**Exercise objective**
Repeat the listing below in full, exactly as it stands.

>>>>

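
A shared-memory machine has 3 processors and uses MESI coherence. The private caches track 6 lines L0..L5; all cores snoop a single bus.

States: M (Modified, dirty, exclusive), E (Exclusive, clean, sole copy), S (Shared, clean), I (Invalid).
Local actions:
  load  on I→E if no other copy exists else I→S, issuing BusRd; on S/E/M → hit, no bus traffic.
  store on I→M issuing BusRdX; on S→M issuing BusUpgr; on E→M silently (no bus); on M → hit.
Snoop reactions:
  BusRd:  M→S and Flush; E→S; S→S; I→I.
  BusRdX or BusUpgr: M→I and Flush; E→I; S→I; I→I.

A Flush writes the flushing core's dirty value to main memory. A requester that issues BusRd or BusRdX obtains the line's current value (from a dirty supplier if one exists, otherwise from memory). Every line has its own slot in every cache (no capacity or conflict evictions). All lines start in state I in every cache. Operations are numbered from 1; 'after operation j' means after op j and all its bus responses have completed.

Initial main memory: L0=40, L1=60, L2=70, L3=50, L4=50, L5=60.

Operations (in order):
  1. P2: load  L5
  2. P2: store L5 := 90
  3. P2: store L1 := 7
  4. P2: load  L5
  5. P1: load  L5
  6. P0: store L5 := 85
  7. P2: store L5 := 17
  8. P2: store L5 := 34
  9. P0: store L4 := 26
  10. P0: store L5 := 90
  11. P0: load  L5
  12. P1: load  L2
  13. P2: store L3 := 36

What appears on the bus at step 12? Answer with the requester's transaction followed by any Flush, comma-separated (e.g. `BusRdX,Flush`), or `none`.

1. P2: load  L5  bus=[BusRd]  L5: P0=I P1=I P2=E  mem[L5]=60
2. P2: store L5 := 90  bus=[-]  L5: P0=I P1=I P2=M  mem[L5]=60
3. P2: store L1 := 7  bus=[BusRdX]  L1: P0=I P1=I P2=M  mem[L1]=60
4. P2: load  L5  bus=[-]  L5: P0=I P1=I P2=M  mem[L5]=60
5. P1: load  L5  bus=[BusRd,Flush]  L5: P0=I P1=S P2=S  mem[L5]=90
6. P0: store L5 := 85  bus=[BusRdX]  L5: P0=M P1=I P2=I  mem[L5]=90
7. P2: store L5 := 17  bus=[BusRdX,Flush]  L5: P0=I P1=I P2=M  mem[L5]=85
8. P2: store L5 := 34  bus=[-]  L5: P0=I P1=I P2=M  mem[L5]=85
9. P0: store L4 := 26  bus=[BusRdX]  L4: P0=M P1=I P2=I  mem[L4]=50
10. P0: store L5 := 90  bus=[BusRdX,Flush]  L5: P0=M P1=I P2=I  mem[L5]=34
11. P0: load  L5  bus=[-]  L5: P0=M P1=I P2=I  mem[L5]=34
12. P1: load  L2  bus=[BusRd]  L2: P0=I P1=E P2=I  mem[L2]=70
13. P2: store L3 := 36  bus=[BusRdX]  L3: P0=I P1=I P2=M  mem[L3]=50

bus = BusRd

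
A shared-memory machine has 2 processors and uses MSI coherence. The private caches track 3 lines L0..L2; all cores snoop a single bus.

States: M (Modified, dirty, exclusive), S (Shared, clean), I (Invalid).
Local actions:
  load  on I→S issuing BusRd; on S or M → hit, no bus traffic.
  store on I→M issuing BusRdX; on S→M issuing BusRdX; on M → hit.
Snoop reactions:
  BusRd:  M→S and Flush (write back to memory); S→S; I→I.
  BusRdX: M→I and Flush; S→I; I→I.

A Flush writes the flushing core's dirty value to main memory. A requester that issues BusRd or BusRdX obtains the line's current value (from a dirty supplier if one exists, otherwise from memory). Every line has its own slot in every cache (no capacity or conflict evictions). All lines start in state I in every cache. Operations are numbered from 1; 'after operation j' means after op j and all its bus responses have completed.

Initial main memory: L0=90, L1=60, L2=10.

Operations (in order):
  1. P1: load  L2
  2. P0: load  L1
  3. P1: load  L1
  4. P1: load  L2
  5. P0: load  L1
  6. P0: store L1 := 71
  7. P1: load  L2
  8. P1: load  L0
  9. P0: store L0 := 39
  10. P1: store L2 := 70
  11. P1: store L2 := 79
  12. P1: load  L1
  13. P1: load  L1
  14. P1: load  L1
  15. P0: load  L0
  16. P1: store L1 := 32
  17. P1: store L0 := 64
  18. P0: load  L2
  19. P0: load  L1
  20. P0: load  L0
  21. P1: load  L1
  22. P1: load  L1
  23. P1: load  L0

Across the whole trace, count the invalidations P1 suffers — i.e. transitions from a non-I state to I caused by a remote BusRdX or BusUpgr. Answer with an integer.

invalidations = 2

1. P1: load  L2  bus=[BusRd]  L2: P0=I P1=S  mem[L2]=10
2. P0: load  L1  bus=[BusRd]  L1: P0=S P1=I  mem[L1]=60
3. P1: load  L1  bus=[BusRd]  L1: P0=S P1=S  mem[L1]=60
4. P1: load  L2  bus=[-]  L2: P0=I P1=S  mem[L2]=10
5. P0: load  L1  bus=[-]  L1: P0=S P1=S  mem[L1]=60
6. P0: store L1 := 71  bus=[BusRdX]  L1: P0=M P1=I  mem[L1]=60
7. P1: load  L2  bus=[-]  L2: P0=I P1=S  mem[L2]=10
8. P1: load  L0  bus=[BusRd]  L0: P0=I P1=S  mem[L0]=90
9. P0: store L0 := 39  bus=[BusRdX]  L0: P0=M P1=I  mem[L0]=90
10. P1: store L2 := 70  bus=[BusRdX]  L2: P0=I P1=M  mem[L2]=10
11. P1: store L2 := 79  bus=[-]  L2: P0=I P1=M  mem[L2]=10
12. P1: load  L1  bus=[BusRd,Flush]  L1: P0=S P1=S  mem[L1]=71
13. P1: load  L1  bus=[-]  L1: P0=S P1=S  mem[L1]=71
14. P1: load  L1  bus=[-]  L1: P0=S P1=S  mem[L1]=71
15. P0: load  L0  bus=[-]  L0: P0=M P1=I  mem[L0]=90
16. P1: store L1 := 32  bus=[BusRdX]  L1: P0=I P1=M  mem[L1]=71
17. P1: store L0 := 64  bus=[BusRdX,Flush]  L0: P0=I P1=M  mem[L0]=39
18. P0: load  L2  bus=[BusRd,Flush]  L2: P0=S P1=S  mem[L2]=79
19. P0: load  L1  bus=[BusRd,Flush]  L1: P0=S P1=S  mem[L1]=32
20. P0: load  L0  bus=[BusRd,Flush]  L0: P0=S P1=S  mem[L0]=64
21. P1: load  L1  bus=[-]  L1: P0=S P1=S  mem[L1]=32
22. P1: load  L1  bus=[-]  L1: P0=S P1=S  mem[L1]=32
23. P1: load  L0  bus=[-]  L0: P0=S P1=S  mem[L0]=64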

<<<<

**Exercise output**
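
A shared-memory machine has 3 processors and uses MESI coherence. The private caches track 6 lines L0..L5; all cores snoop a single bus.

States: M (Modified, dirty, exclusive), E (Exclusive, clean, sole copy), S (Shared, clean), I (Invalid).
Local actions:
  load  on I→E if no other copy exists else I→S, issuing BusRd; on S/E/M → hit, no bus traffic.
  store on I→M issuing BusRdX; on S→M issuing BusUpgr; on E→M silently (no bus); on M → hit.
Snoop reactions:
  BusRd:  M→S and Flush; E→S; S→S; I→I.
  BusRdX or BusUpgr: M→I and Flush; E→I; S→I; I→I.

A Flush writes the flushing core's dirty value to main memory. A requester that issues BusRd or BusRdX obtains the line's current value (from a dirty supplier if one exists, otherwise from memory). Every line has its own slot in every cache (no capacity or conflict evictions). All lines start in state I in every cache. Operations are numbered from 1; 'after operation j' means after op j and all its bus responses have completed.

Initial main memory: L0=40, L1=60, L2=70, L3=50, L4=50, L5=60.

Operations (in order):
  1. P2: load  L5
  2. P2: store L5 := 90
  3. P2: store L1 := 7
  4. P2: load  L5
  5. P1: load  L5
  6. P0: store L5 := 85
  7. P2: store L5 := 17
  8. P2: store L5 := 34
  9. P0: store L4 := 26
  10. P0: store L5 := 90
  11. P0: load  L5
  12. P1: load  L2
  13. P2: store L3 := 36

What appears on the bus at step 12? Answer with the requester's transaction followed by any Flush, comma-separated (e.g. `BusRdX,Flush`), or `none`.

1. P2: load  L5  bus=[BusRd]  L5: P0=I P1=I P2=E  mem[L5]=60
2. P2: store L5 := 90  bus=[-]  L5: P0=I P1=I P2=M  mem[L5]=60
3. P2: store L1 := 7  bus=[BusRdX]  L1: P0=I P1=I P2=M  mem[L1]=60
4. P2: load  L5  bus=[-]  L5: P0=I P1=I P2=M  mem[L5]=60
5. P1: load  L5  bus=[BusRd,Flush]  L5: P0=I P1=S P2=S  mem[L5]=90
6. P0: store L5 := 85  bus=[BusRdX]  L5: P0=M P1=I P2=I  mem[L5]=90
7. P2: store L5 := 17  bus=[BusRdX,Flush]  L5: P0=I P1=I P2=M  mem[L5]=85
8. P2: store L5 := 34  bus=[-]  L5: P0=I P1=I P2=M  mem[L5]=85
9. P0: store L4 := 26  bus=[BusRdX]  L4: P0=M P1=I P2=I  mem[L4]=50
10. P0: store L5 := 90  bus=[BusRdX,Flush]  L5: P0=M P1=I P2=I  mem[L5]=34
11. P0: load  L5  bus=[-]  L5: P0=M P1=I P2=I  mem[L5]=34
12. P1: load  L2  bus=[BusRd]  L2: P0=I P1=E P2=I  mem[L2]=70
13. P2: store L3 := 36  bus=[BusRdX]  L3: P0=I P1=I P2=M  mem[L3]=50

bus = BusRd

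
A shared-memory machine has 2 processors and uses MSI coherence. The private caches track 3 lines L0..L2; all cores snoop a single bus.

States: M (Modified, dirty, exclusive), S (Shared, clean), I (Invalid).
Local actions:
  load  on I→S issuing BusRd; on S or M → hit, no bus traffic.
  store on I→M issuing BusRdX; on S→M issuing BusRdX; on M → hit.
Snoop reactions:
  BusRd:  M→S and Flush (write back to memory); S→S; I→I.
  BusRdX: M→I and Flush; S→I; I→I.

A Flush writes the flushing core's dirty value to main memory. A requester that issues BusRd or BusRdX obtains the line's current value (from a dirty supplier if one exists, otherwise from memory). Every line has its own slot in every cache (no capacity or conflict evictions). All lines start in state I in every cache. Operations are numbered from 1; 'after operation j' means after op j and all its bus responses have completed.

Initial main memory: L0=90, L1=60, L2=10.

Operations (in order):
  1. P1: load  L2
  2. P0: load  L1
  3. P1: load  L1
  4. P1: load  L2
  5. P0: load  L1
  6. P0: store L1 := 71
  7. P1: load  L2
  8. P1: load  L0
  9. P0: store L0 := 39
  10. P1: store L2 := 70
  11. P1: store L2 := 79
  12. P1: load  L1
  13. P1: load  L1
  14. P1: load  L1
  15. P0: load  L0
  16. P1: store L1 := 32
  17. P1: store L0 := 64
  18. P0: load  L2
  19. P0: load  L1
  20. P0: load  L0
  21. P1: load  L1
  22. P1: load  L1
  23. P1: load  L0

Across the whole trace, count the invalidations P1 suffers — i.e. transitions from a non-I state to I caused by a remote BusRdX or BusUpgr. Answer with an integer.

invalidations = 2

1. P1: load  L2  bus=[BusRd]  L2: P0=I P1=S  mem[L2]=10
2. P0: load  L1  bus=[BusRd]  L1: P0=S P1=I  mem[L1]=60
3. P1: load  L1  bus=[BusRd]  L1: P0=S P1=S  mem[L1]=60
4. P1: load  L2  bus=[-]  L2: P0=I P1=S  mem[L2]=10
5. P0: load  L1  bus=[-]  L1: P0=S P1=S  mem[L1]=60
6. P0: store L1 := 71  bus=[BusRdX]  L1: P0=M P1=I  mem[L1]=60
7. P1: load  L2  bus=[-]  L2: P0=I P1=S  mem[L2]=10
8. P1: load  L0  bus=[BusRd]  L0: P0=I P1=S  mem[L0]=90
9. P0: store L0 := 39  bus=[BusRdX]  L0: P0=M P1=I  mem[L0]=90
10. P1: store L2 := 70  bus=[BusRdX]  L2: P0=I P1=M  mem[L2]=10
11. P1: store L2 := 79  bus=[-]  L2: P0=I P1=M  mem[L2]=10
12. P1: load  L1  bus=[BusRd,Flush]  L1: P0=S P1=S  mem[L1]=71
13. P1: load  L1  bus=[-]  L1: P0=S P1=S  mem[L1]=71
14. P1: load  L1  bus=[-]  L1: P0=S P1=S  mem[L1]=71
15. P0: load  L0  bus=[-]  L0: P0=M P1=I  mem[L0]=90
16. P1: store L1 := 32  bus=[BusRdX]  L1: P0=I P1=M  mem[L1]=71
17. P1: store L0 := 64  bus=[BusRdX,Flush]  L0: P0=I P1=M  mem[L0]=39
18. P0: load  L2  bus=[BusRd,Flush]  L2: P0=S P1=S  mem[L2]=79
19. P0: load  L1  bus=[BusRd,Flush]  L1: P0=S P1=S  mem[L1]=32
20. P0: load  L0  bus=[BusRd,Flush]  L0: P0=S P1=S  mem[L0]=64
21. P1: load  L1  bus=[-]  L1: P0=S P1=S  mem[L1]=32
22. P1: load  L1  bus=[-]  L1: P0=S P1=S  mem[L1]=32
23. P1: load  L0  bus=[-]  L0: P0=S P1=S  mem[L0]=64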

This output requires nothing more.